- **Problem details**:
Starting at the top of the data and ending with the line that holds "tot = 2*tot - 6", transcribe each line exactly; include both ends.
:: Given data
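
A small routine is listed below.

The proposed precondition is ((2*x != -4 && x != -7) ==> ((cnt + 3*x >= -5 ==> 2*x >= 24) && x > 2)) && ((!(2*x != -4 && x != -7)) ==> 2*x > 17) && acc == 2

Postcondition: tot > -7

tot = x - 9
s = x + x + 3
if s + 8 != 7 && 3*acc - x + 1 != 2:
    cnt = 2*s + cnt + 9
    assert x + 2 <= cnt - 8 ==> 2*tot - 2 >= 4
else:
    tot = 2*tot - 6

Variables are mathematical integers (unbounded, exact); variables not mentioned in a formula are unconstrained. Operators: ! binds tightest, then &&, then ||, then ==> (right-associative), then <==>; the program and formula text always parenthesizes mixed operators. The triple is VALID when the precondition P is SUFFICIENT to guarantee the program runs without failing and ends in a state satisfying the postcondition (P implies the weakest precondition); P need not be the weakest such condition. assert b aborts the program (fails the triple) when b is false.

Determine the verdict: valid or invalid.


Working backward. After the program, tot > -7 must hold.
Then branch requires (x <= cnt + 2*s - 1 ==> 2*tot >= 6) && tot > -7; else branch requires 2*tot > -1.
Before the if: ((s != -1 && 3*acc != x + 1) ==> ((x <= cnt + 2*s - 1 ==> 2*tot >= 6) && tot > -7)) && ((!(s != -1 && 3*acc != x + 1)) ==> 2*tot > -1)
Before s := x + x + 3: ((2*x != -4 && 3*acc != x + 1) ==> ((cnt + 3*x >= -5 ==> 2*tot >= 6) && tot > -7)) && ((!(2*x != -4 && 3*acc != x + 1)) ==> 2*tot > -1)
Before tot := x - 9: ((2*x != -4 && 3*acc != x + 1) ==> ((cnt + 3*x >= -5 ==> 2*x >= 24) && x > 2)) && ((!(2*x != -4 && 3*acc != x + 1)) ==> 2*x > 17)
The weakest precondition is ((2*x != -4 && 3*acc != x + 1) ==> ((cnt + 3*x >= -5 ==> 2*x >= 24) && x > 2)) && ((!(2*x != -4 && 3*acc != x + 1)) ==> 2*x > 17).
Check whether ((2*x != -4 && x != -7) ==> ((cnt + 3*x >= -5 ==> 2*x >= 24) && x > 2)) && ((!(2*x != -4 && x != -7)) ==> 2*x > 17) && acc == 2 implies it.
Countermodel: at the initial state acc = 2, cnt = -21, x = 5, the precondition holds but the weakest precondition fails.
Answer: invalid


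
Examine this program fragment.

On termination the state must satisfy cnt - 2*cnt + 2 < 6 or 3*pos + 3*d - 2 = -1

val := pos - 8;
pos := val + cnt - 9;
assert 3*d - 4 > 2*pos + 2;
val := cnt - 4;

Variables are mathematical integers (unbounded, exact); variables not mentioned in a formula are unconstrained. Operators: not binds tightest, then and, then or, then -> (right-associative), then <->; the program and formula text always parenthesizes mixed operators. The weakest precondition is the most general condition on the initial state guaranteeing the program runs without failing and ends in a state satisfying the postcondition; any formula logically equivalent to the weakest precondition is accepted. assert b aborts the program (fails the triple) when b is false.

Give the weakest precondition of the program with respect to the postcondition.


Working backward. After the program, the postcondition cnt - 2*cnt + 2 < 6 or 3*pos + 3*d - 2 = -1 must hold; in canonical form it is cnt > -4 or 3*d + 3*pos = 1.
Before val := cnt - 4: cnt > -4 or 3*d + 3*pos = 1
Before assert 3*d - 4 > 2*pos + 2: 3*d > 2*pos + 6 and (cnt > -4 or 3*d + 3*pos = 1)
Before pos := val + cnt - 9: 3*d > 2*cnt + 2*val - 12 and (cnt > -4 or 3*cnt + 3*d + 3*val = 28)
Before val := pos - 8: 3*d > 2*cnt + 2*pos - 28 and (cnt > -4 or 3*cnt + 3*d + 3*pos = 52)
Answer: WP = 3*d > 2*cnt + 2*pos - 28 and (cnt > -4 or 3*cnt + 3*d + 3*pos = 52)


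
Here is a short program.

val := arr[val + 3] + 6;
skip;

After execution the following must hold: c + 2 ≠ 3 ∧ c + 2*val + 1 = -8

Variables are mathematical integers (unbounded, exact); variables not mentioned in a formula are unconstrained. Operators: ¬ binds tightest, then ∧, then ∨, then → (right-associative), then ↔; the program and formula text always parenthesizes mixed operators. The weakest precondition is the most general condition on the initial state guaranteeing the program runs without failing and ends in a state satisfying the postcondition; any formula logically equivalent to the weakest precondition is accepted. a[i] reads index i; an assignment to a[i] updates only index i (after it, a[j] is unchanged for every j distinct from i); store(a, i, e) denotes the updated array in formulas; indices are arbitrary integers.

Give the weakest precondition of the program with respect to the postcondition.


Working backward. After the program, the postcondition c + 2 ≠ 3 ∧ c + 2*val + 1 = -8 must hold; in canonical form it is c ≠ 1 ∧ c + 2*val = -9.
Before skip: c ≠ 1 ∧ c + 2*val = -9
Before val := arr[val + 3] + 6: c ≠ 1 ∧ 2*arr[val + 3] + c = -21
Answer: WP = c ≠ 1 ∧ 2*arr[val + 3] + c = -21


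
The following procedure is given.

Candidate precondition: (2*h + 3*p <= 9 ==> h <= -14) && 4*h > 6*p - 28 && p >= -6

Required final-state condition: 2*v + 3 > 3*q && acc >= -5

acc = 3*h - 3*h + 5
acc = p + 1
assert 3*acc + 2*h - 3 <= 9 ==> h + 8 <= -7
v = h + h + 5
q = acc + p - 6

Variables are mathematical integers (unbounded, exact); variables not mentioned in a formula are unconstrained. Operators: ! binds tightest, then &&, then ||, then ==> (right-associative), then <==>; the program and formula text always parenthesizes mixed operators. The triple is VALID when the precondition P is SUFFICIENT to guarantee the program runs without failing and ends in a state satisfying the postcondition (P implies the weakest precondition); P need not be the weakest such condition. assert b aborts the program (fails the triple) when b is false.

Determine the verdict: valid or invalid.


Working backward. After the program, the postcondition 2*v + 3 > 3*q && acc >= -5 must hold; in canonical form it is 2*v > 3*q - 3 && acc >= -5.
Before q := acc + p - 6: 2*v > 3*acc + 3*p - 21 && acc >= -5
Before v := h + h + 5: 4*h > 3*acc + 3*p - 31 && acc >= -5
Before assert 3*acc + 2*h - 3 <= 9 ==> h + 8 <= -7: (3*acc + 2*h <= 12 ==> h <= -15) && 4*h > 3*acc + 3*p - 31 && acc >= -5
Before acc := p + 1: (2*h + 3*p <= 9 ==> h <= -15) && 4*h > 6*p - 28 && p >= -6
Before acc := 3*h - 3*h + 5: (2*h + 3*p <= 9 ==> h <= -15) && 4*h > 6*p - 28 && p >= -6
The weakest precondition is (2*h + 3*p <= 9 ==> h <= -15) && 4*h > 6*p - 28 && p >= -6.
Check whether (2*h + 3*p <= 9 ==> h <= -14) && 4*h > 6*p - 28 && p >= -6 implies it.
Countermodel: at the initial state h = -14, p = -6, the precondition holds but the weakest precondition fails.
Answer: invalid


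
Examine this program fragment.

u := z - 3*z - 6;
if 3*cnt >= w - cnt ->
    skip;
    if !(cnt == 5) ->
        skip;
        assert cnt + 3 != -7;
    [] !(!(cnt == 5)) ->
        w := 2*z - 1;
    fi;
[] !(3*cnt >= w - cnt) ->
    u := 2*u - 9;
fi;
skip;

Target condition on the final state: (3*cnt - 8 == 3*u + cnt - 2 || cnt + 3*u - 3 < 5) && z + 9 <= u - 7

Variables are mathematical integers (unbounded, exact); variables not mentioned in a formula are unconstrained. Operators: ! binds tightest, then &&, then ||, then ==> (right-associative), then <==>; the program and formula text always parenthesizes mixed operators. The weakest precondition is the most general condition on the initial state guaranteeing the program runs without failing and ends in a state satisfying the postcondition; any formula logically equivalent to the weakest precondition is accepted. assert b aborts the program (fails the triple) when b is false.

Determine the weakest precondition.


Working backward. After the program, the postcondition (3*cnt - 8 == 3*u + cnt - 2 || cnt + 3*u - 3 < 5) && z + 9 <= u - 7 must hold; in canonical form it is (2*cnt == 3*u + 6 || cnt + 3*u < 8) && z <= u - 16.
Before skip: (2*cnt == 3*u + 6 || cnt + 3*u < 8) && z <= u - 16
Then branch requires ((!(cnt == 5)) ==> (cnt != -10 && (2*cnt == 3*u + 6 || cnt + 3*u < 8) && z <= u - 16)) && (cnt == 5 ==> ((2*cnt == 3*u + 6 || cnt + 3*u < 8) && z <= u - 16)); else branch requires (2*cnt == 6*u - 21 || cnt + 6*u < 35) && z <= 2*u - 25.
Before the if: (4*cnt >= w ==> (((!(cnt == 5)) ==> (cnt != -10 && (2*cnt == 3*u + 6 || cnt + 3*u < 8) && z <= u - 16)) && (cnt == 5 ==> ((2*cnt == 3*u + 6 || cnt + 3*u < 8) && z <= u - 16)))) && ((!(4*cnt >= w)) ==> ((2*cnt == 6*u - 21 || cnt + 6*u < 35) && z <= 2*u - 25))
Before u := z - 3*z - 6: (4*cnt >= w ==> (((!(cnt == 5)) ==> (cnt != -10 && (2*cnt + 6*z == -12 || cnt < 6*z + 26) && 3*z <= -22)) && (cnt == 5 ==> ((2*cnt + 6*z == -12 || cnt < 6*z + 26) && 3*z <= -22)))) && ((!(4*cnt >= w)) ==> ((2*cnt + 12*z == -57 || cnt < 12*z + 71) && 5*z <= -37))
Answer: WP = (4*cnt >= w ==> (((!(cnt == 5)) ==> (cnt != -10 && (2*cnt + 6*z == -12 || cnt < 6*z + 26) && 3*z <= -22)) && (cnt == 5 ==> ((2*cnt + 6*z == -12 || cnt < 6*z + 26) && 3*z <= -22)))) && ((!(4*cnt >= w)) ==> ((2*cnt + 12*z == -57 || cnt < 12*z + 71) && 5*z <= -37))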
::::
- **Task response**:
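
A small routine is listed below.

The proposed precondition is ((2*x != -4 && x != -7) ==> ((cnt + 3*x >= -5 ==> 2*x >= 24) && x > 2)) && ((!(2*x != -4 && x != -7)) ==> 2*x > 17) && acc == 2

Postcondition: tot > -7

tot = x - 9
s = x + x + 3
if s + 8 != 7 && 3*acc - x + 1 != 2:
    cnt = 2*s + cnt + 9
    assert x + 2 <= cnt - 8 ==> 2*tot - 2 >= 4
else:
    tot = 2*tot - 6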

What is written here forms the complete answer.